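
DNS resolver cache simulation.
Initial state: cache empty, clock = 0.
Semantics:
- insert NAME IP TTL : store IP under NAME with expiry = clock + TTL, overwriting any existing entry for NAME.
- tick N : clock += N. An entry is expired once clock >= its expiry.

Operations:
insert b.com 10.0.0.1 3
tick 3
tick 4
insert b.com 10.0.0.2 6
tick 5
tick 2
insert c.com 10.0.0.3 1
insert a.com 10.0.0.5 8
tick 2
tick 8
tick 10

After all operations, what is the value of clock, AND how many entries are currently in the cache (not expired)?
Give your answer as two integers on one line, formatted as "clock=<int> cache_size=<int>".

Op 1: insert b.com -> 10.0.0.1 (expiry=0+3=3). clock=0
Op 2: tick 3 -> clock=3. purged={b.com}
Op 3: tick 4 -> clock=7.
Op 4: insert b.com -> 10.0.0.2 (expiry=7+6=13). clock=7
Op 5: tick 5 -> clock=12.
Op 6: tick 2 -> clock=14. purged={b.com}
Op 7: insert c.com -> 10.0.0.3 (expiry=14+1=15). clock=14
Op 8: insert a.com -> 10.0.0.5 (expiry=14+8=22). clock=14
Op 9: tick 2 -> clock=16. purged={c.com}
Op 10: tick 8 -> clock=24. purged={a.com}
Op 11: tick 10 -> clock=34.
Final clock = 34
Final cache (unexpired): {} -> size=0

Answer: clock=34 cache_size=0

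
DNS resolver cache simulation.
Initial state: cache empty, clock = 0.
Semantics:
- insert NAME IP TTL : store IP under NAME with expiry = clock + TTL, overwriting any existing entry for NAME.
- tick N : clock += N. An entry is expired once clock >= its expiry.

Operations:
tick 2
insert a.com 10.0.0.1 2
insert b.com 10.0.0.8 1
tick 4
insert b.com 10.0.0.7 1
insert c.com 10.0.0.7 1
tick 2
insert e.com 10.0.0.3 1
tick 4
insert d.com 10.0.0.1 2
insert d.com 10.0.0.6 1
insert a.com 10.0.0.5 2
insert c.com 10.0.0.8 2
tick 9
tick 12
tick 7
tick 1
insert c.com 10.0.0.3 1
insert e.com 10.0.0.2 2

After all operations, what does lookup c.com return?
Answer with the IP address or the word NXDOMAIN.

Answer: 10.0.0.3

Derivation:
Op 1: tick 2 -> clock=2.
Op 2: insert a.com -> 10.0.0.1 (expiry=2+2=4). clock=2
Op 3: insert b.com -> 10.0.0.8 (expiry=2+1=3). clock=2
Op 4: tick 4 -> clock=6. purged={a.com,b.com}
Op 5: insert b.com -> 10.0.0.7 (expiry=6+1=7). clock=6
Op 6: insert c.com -> 10.0.0.7 (expiry=6+1=7). clock=6
Op 7: tick 2 -> clock=8. purged={b.com,c.com}
Op 8: insert e.com -> 10.0.0.3 (expiry=8+1=9). clock=8
Op 9: tick 4 -> clock=12. purged={e.com}
Op 10: insert d.com -> 10.0.0.1 (expiry=12+2=14). clock=12
Op 11: insert d.com -> 10.0.0.6 (expiry=12+1=13). clock=12
Op 12: insert a.com -> 10.0.0.5 (expiry=12+2=14). clock=12
Op 13: insert c.com -> 10.0.0.8 (expiry=12+2=14). clock=12
Op 14: tick 9 -> clock=21. purged={a.com,c.com,d.com}
Op 15: tick 12 -> clock=33.
Op 16: tick 7 -> clock=40.
Op 17: tick 1 -> clock=41.
Op 18: insert c.com -> 10.0.0.3 (expiry=41+1=42). clock=41
Op 19: insert e.com -> 10.0.0.2 (expiry=41+2=43). clock=41
lookup c.com: present, ip=10.0.0.3 expiry=42 > clock=41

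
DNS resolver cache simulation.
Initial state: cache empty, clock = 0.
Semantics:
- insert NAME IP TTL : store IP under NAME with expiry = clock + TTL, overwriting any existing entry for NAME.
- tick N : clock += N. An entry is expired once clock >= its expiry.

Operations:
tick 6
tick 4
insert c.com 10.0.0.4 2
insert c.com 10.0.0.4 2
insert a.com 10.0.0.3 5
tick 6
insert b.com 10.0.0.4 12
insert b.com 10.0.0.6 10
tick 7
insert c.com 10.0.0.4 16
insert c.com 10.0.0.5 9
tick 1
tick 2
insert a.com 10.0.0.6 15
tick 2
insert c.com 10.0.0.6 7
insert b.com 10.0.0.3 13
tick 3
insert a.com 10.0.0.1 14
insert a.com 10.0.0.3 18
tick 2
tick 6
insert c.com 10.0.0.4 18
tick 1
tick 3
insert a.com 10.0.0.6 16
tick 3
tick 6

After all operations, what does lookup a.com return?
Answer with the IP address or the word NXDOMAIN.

Answer: 10.0.0.6

Derivation:
Op 1: tick 6 -> clock=6.
Op 2: tick 4 -> clock=10.
Op 3: insert c.com -> 10.0.0.4 (expiry=10+2=12). clock=10
Op 4: insert c.com -> 10.0.0.4 (expiry=10+2=12). clock=10
Op 5: insert a.com -> 10.0.0.3 (expiry=10+5=15). clock=10
Op 6: tick 6 -> clock=16. purged={a.com,c.com}
Op 7: insert b.com -> 10.0.0.4 (expiry=16+12=28). clock=16
Op 8: insert b.com -> 10.0.0.6 (expiry=16+10=26). clock=16
Op 9: tick 7 -> clock=23.
Op 10: insert c.com -> 10.0.0.4 (expiry=23+16=39). clock=23
Op 11: insert c.com -> 10.0.0.5 (expiry=23+9=32). clock=23
Op 12: tick 1 -> clock=24.
Op 13: tick 2 -> clock=26. purged={b.com}
Op 14: insert a.com -> 10.0.0.6 (expiry=26+15=41). clock=26
Op 15: tick 2 -> clock=28.
Op 16: insert c.com -> 10.0.0.6 (expiry=28+7=35). clock=28
Op 17: insert b.com -> 10.0.0.3 (expiry=28+13=41). clock=28
Op 18: tick 3 -> clock=31.
Op 19: insert a.com -> 10.0.0.1 (expiry=31+14=45). clock=31
Op 20: insert a.com -> 10.0.0.3 (expiry=31+18=49). clock=31
Op 21: tick 2 -> clock=33.
Op 22: tick 6 -> clock=39. purged={c.com}
Op 23: insert c.com -> 10.0.0.4 (expiry=39+18=57). clock=39
Op 24: tick 1 -> clock=40.
Op 25: tick 3 -> clock=43. purged={b.com}
Op 26: insert a.com -> 10.0.0.6 (expiry=43+16=59). clock=43
Op 27: tick 3 -> clock=46.
Op 28: tick 6 -> clock=52.
lookup a.com: present, ip=10.0.0.6 expiry=59 > clock=52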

- _WORK TASK_: The output should be a character-exact copy of all entries.

- _OUTPUT_:
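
DNS resolver cache simulation.
Initial state: cache empty, clock = 0.
Semantics:
- insert NAME IP TTL : store IP under NAME with expiry = clock + TTL, overwriting any existing entry for NAME.
- tick N : clock += N. An entry is expired once clock >= its expiry.

Operations:
insert b.com 10.0.0.1 3
tick 3
tick 4
insert b.com 10.0.0.2 6
tick 5
tick 2
insert c.com 10.0.0.3 1
insert a.com 10.0.0.5 8
tick 2
tick 8
tick 10

After all operations, what is the value of clock, AND how many entries are currently in the cache (not expired)?
Give your answer as two integers on one line, formatted as "clock=<int> cache_size=<int>".

Op 1: insert b.com -> 10.0.0.1 (expiry=0+3=3). clock=0
Op 2: tick 3 -> clock=3. purged={b.com}
Op 3: tick 4 -> clock=7.
Op 4: insert b.com -> 10.0.0.2 (expiry=7+6=13). clock=7
Op 5: tick 5 -> clock=12.
Op 6: tick 2 -> clock=14. purged={b.com}
Op 7: insert c.com -> 10.0.0.3 (expiry=14+1=15). clock=14
Op 8: insert a.com -> 10.0.0.5 (expiry=14+8=22). clock=14
Op 9: tick 2 -> clock=16. purged={c.com}
Op 10: tick 8 -> clock=24. purged={a.com}
Op 11: tick 10 -> clock=34.
Final clock = 34
Final cache (unexpired): {} -> size=0

Answer: clock=34 cache_size=0

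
DNS resolver cache simulation.
Initial state: cache empty, clock = 0.
Semantics:
- insert NAME IP TTL : store IP under NAME with expiry = clock + TTL, overwriting any existing entry for NAME.
- tick N : clock += N. An entry is expired once clock >= its expiry.

Operations:
tick 2
insert a.com 10.0.0.1 2
insert b.com 10.0.0.8 1
tick 4
insert b.com 10.0.0.7 1
insert c.com 10.0.0.7 1
tick 2
insert e.com 10.0.0.3 1
tick 4
insert d.com 10.0.0.1 2
insert d.com 10.0.0.6 1
insert a.com 10.0.0.5 2
insert c.com 10.0.0.8 2
tick 9
tick 12
tick 7
tick 1
insert c.com 10.0.0.3 1
insert e.com 10.0.0.2 2

After all operations, what does lookup c.com return?
Answer with the IP address or the word NXDOMAIN.

Answer: 10.0.0.3

Derivation:
Op 1: tick 2 -> clock=2.
Op 2: insert a.com -> 10.0.0.1 (expiry=2+2=4). clock=2
Op 3: insert b.com -> 10.0.0.8 (expiry=2+1=3). clock=2
Op 4: tick 4 -> clock=6. purged={a.com,b.com}
Op 5: insert b.com -> 10.0.0.7 (expiry=6+1=7). clock=6
Op 6: insert c.com -> 10.0.0.7 (expiry=6+1=7). clock=6
Op 7: tick 2 -> clock=8. purged={b.com,c.com}
Op 8: insert e.com -> 10.0.0.3 (expiry=8+1=9). clock=8
Op 9: tick 4 -> clock=12. purged={e.com}
Op 10: insert d.com -> 10.0.0.1 (expiry=12+2=14). clock=12
Op 11: insert d.com -> 10.0.0.6 (expiry=12+1=13). clock=12
Op 12: insert a.com -> 10.0.0.5 (expiry=12+2=14). clock=12
Op 13: insert c.com -> 10.0.0.8 (expiry=12+2=14). clock=12
Op 14: tick 9 -> clock=21. purged={a.com,c.com,d.com}
Op 15: tick 12 -> clock=33.
Op 16: tick 7 -> clock=40.
Op 17: tick 1 -> clock=41.
Op 18: insert c.com -> 10.0.0.3 (expiry=41+1=42). clock=41
Op 19: insert e.com -> 10.0.0.2 (expiry=41+2=43). clock=41
lookup c.com: present, ip=10.0.0.3 expiry=42 > clock=41

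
DNS resolver cache simulation.
Initial state: cache empty, clock = 0.
Semantics:
- insert NAME IP TTL : store IP under NAME with expiry = clock + TTL, overwriting any existing entry for NAME.
- tick N : clock += N. An entry is expired once clock >= its expiry.

Operations:
tick 6
tick 4
insert c.com 10.0.0.4 2
insert c.com 10.0.0.4 2
insert a.com 10.0.0.3 5
tick 6
insert b.com 10.0.0.4 12
insert b.com 10.0.0.6 10
tick 7
insert c.com 10.0.0.4 16
insert c.com 10.0.0.5 9
tick 1
tick 2
insert a.com 10.0.0.6 15
tick 2
insert c.com 10.0.0.6 7
insert b.com 10.0.0.3 13
tick 3
insert a.com 10.0.0.1 14
insert a.com 10.0.0.3 18
tick 2
tick 6
insert c.com 10.0.0.4 18
tick 1
tick 3
insert a.com 10.0.0.6 16
tick 3
tick 6

After all operations, what does lookup a.com return?
Answer with the IP address or the word NXDOMAIN.

Answer: 10.0.0.6

Derivation:
Op 1: tick 6 -> clock=6.
Op 2: tick 4 -> clock=10.
Op 3: insert c.com -> 10.0.0.4 (expiry=10+2=12). clock=10
Op 4: insert c.com -> 10.0.0.4 (expiry=10+2=12). clock=10
Op 5: insert a.com -> 10.0.0.3 (expiry=10+5=15). clock=10
Op 6: tick 6 -> clock=16. purged={a.com,c.com}
Op 7: insert b.com -> 10.0.0.4 (expiry=16+12=28). clock=16
Op 8: insert b.com -> 10.0.0.6 (expiry=16+10=26). clock=16
Op 9: tick 7 -> clock=23.
Op 10: insert c.com -> 10.0.0.4 (expiry=23+16=39). clock=23
Op 11: insert c.com -> 10.0.0.5 (expiry=23+9=32). clock=23
Op 12: tick 1 -> clock=24.
Op 13: tick 2 -> clock=26. purged={b.com}
Op 14: insert a.com -> 10.0.0.6 (expiry=26+15=41). clock=26
Op 15: tick 2 -> clock=28.
Op 16: insert c.com -> 10.0.0.6 (expiry=28+7=35). clock=28
Op 17: insert b.com -> 10.0.0.3 (expiry=28+13=41). clock=28
Op 18: tick 3 -> clock=31.
Op 19: insert a.com -> 10.0.0.1 (expiry=31+14=45). clock=31
Op 20: insert a.com -> 10.0.0.3 (expiry=31+18=49). clock=31
Op 21: tick 2 -> clock=33.
Op 22: tick 6 -> clock=39. purged={c.com}
Op 23: insert c.com -> 10.0.0.4 (expiry=39+18=57). clock=39
Op 24: tick 1 -> clock=40.
Op 25: tick 3 -> clock=43. purged={b.com}
Op 26: insert a.com -> 10.0.0.6 (expiry=43+16=59). clock=43
Op 27: tick 3 -> clock=46.
Op 28: tick 6 -> clock=52.
lookup a.com: present, ip=10.0.0.6 expiry=59 > clock=52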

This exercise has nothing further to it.